Task material below:

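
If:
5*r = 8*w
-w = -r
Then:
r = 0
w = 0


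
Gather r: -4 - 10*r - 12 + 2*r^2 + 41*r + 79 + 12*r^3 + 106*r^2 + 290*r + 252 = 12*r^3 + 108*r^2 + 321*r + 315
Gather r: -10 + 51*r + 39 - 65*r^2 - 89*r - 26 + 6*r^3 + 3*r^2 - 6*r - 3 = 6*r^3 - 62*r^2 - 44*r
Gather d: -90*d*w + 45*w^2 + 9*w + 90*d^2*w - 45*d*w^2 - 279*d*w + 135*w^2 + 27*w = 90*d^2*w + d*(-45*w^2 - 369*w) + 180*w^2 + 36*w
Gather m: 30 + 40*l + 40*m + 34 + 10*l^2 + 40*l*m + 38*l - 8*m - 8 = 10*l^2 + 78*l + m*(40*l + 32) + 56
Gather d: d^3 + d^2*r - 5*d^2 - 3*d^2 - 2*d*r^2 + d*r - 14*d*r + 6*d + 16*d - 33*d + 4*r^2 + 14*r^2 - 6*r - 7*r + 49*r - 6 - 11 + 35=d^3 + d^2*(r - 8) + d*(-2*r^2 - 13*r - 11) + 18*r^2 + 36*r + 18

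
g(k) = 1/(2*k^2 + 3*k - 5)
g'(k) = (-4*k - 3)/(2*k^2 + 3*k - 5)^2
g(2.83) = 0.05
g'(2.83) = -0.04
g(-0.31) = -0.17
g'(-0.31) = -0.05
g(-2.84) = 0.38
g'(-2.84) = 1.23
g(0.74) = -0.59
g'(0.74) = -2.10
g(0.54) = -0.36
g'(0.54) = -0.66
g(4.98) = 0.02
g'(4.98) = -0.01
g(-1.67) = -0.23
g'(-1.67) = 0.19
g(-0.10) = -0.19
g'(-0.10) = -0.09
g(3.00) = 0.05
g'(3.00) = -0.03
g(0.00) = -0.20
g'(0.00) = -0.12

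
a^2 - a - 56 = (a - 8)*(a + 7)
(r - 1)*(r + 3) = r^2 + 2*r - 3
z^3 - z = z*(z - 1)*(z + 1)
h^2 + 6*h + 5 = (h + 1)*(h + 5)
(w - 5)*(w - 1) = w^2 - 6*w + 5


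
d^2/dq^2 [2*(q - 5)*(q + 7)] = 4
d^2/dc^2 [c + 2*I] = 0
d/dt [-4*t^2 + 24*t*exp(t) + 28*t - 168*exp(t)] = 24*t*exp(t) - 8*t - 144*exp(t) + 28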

End of Task material.

Task goal
Retype exactly the span of lines from the one with "Gather m: 30" through the one with "Gather d: d^3"; include both ends and omit the rest of the material.

Worked solution
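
Gather m: 30 + 40*l + 40*m + 34 + 10*l^2 + 40*l*m + 38*l - 8*m - 8 = 10*l^2 + 78*l + m*(40*l + 32) + 56
Gather d: d^3 + d^2*r - 5*d^2 - 3*d^2 - 2*d*r^2 + d*r - 14*d*r + 6*d + 16*d - 33*d + 4*r^2 + 14*r^2 - 6*r - 7*r + 49*r - 6 - 11 + 35=d^3 + d^2*(r - 8) + d*(-2*r^2 - 13*r - 11) + 18*r^2 + 36*r + 18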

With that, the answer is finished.